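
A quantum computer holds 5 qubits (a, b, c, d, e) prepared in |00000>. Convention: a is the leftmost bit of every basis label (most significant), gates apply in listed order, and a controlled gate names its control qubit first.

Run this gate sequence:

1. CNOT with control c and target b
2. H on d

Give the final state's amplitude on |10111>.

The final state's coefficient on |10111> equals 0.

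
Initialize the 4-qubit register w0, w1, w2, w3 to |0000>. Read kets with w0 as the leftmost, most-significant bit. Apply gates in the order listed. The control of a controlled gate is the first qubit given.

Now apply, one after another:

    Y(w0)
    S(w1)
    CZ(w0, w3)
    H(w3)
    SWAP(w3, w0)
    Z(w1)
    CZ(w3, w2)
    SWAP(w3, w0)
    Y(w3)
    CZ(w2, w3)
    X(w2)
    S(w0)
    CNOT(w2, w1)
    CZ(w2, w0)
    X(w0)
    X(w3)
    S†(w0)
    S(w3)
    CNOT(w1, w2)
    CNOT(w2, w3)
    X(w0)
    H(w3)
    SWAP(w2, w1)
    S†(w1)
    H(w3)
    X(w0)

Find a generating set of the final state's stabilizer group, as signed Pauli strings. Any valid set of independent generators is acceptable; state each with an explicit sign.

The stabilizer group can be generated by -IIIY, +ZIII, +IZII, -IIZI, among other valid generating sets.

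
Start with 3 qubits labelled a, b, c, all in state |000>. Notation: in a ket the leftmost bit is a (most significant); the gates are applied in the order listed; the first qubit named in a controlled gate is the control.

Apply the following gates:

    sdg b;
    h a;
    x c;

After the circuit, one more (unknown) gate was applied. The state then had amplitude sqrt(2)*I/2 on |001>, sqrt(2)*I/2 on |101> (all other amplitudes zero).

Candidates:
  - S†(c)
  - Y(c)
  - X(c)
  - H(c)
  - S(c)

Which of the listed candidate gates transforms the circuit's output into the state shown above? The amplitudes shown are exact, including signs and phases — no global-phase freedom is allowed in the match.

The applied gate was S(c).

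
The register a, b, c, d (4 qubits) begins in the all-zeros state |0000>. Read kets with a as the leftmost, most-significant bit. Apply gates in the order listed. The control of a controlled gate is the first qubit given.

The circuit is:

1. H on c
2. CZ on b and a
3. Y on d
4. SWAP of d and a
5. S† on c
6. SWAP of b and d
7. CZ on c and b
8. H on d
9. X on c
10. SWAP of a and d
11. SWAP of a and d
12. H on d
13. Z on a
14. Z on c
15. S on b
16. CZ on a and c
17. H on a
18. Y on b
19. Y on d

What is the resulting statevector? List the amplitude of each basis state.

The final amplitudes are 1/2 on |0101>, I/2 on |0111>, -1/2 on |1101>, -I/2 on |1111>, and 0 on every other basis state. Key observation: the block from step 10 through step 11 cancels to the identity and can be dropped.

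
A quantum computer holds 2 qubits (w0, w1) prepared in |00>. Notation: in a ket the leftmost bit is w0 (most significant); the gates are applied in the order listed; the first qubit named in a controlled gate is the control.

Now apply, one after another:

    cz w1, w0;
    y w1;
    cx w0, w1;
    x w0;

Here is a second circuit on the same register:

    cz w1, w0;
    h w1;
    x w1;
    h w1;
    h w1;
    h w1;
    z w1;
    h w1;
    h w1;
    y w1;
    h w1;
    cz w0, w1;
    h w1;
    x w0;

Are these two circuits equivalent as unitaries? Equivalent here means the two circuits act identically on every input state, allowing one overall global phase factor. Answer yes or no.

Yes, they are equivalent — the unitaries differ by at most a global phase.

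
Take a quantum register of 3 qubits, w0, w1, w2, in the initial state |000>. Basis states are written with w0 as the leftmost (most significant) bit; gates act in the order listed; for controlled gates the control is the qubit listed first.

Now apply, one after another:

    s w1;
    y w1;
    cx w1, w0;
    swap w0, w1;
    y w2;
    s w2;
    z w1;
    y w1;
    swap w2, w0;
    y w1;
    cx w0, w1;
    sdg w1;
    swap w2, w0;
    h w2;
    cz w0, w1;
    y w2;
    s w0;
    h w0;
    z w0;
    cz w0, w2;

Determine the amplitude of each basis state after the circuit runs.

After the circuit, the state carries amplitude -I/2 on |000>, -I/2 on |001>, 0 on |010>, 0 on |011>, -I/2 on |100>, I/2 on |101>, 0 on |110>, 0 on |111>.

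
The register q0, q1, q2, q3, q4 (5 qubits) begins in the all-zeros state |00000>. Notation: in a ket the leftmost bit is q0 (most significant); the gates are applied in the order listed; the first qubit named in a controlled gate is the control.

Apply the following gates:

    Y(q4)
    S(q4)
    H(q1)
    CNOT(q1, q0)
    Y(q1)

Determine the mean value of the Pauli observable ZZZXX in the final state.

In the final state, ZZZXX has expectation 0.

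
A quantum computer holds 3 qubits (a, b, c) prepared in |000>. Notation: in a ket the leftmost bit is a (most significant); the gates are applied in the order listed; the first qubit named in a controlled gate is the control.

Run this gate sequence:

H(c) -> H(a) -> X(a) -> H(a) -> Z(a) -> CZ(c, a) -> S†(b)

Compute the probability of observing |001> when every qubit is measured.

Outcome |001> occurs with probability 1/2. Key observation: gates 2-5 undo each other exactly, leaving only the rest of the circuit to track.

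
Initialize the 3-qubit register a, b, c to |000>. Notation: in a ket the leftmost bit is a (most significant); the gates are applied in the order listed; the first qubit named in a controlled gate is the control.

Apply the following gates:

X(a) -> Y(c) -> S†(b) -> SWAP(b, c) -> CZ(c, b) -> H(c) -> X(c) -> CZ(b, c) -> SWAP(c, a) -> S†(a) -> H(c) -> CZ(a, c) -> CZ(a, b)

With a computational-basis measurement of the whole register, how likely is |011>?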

◆ ◆ ◆ ◆ ◆

To do | Could you return exactly the stretch of the data above that starts at the line with "Determine the amplitude" and ends at the line with "Initialize the 3-qubit", both lines included?

Output of the exercise |
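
Determine the amplitude of each basis state after the circuit runs.

After the circuit, the state carries amplitude -I/2 on |000>, -I/2 on |001>, 0 on |010>, 0 on |011>, -I/2 on |100>, I/2 on |101>, 0 on |110>, 0 on |111>.

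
The register q0, q1, q2, q3, q4 (5 qubits) begins in the all-zeros state |00000>. Notation: in a ket the leftmost bit is q0 (most significant); the gates are applied in the order listed; the first qubit named in a controlled gate is the control.

Apply the following gates:

    Y(q4)
    S(q4)
    H(q1)
    CNOT(q1, q0)
    Y(q1)

Determine the mean value of the Pauli observable ZZZXX in the final state.

In the final state, ZZZXX has expectation 0.

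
A quantum computer holds 3 qubits (a, b, c) prepared in |000>. Notation: in a ket the leftmost bit is a (most significant); the gates are applied in the order listed; the first qubit named in a controlled gate is the control.

Run this gate sequence:

H(c) -> H(a) -> X(a) -> H(a) -> Z(a) -> CZ(c, a) -> S†(b)

Compute the probability of observing |001> when every qubit is measured.

Outcome |001> occurs with probability 1/2. Key observation: gates 2-5 undo each other exactly, leaving only the rest of the circuit to track.

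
Initialize the 3-qubit register a, b, c to |000>. Notation: in a ket the leftmost bit is a (most significant); the gates are applied in the order listed; the first qubit named in a controlled gate is the control.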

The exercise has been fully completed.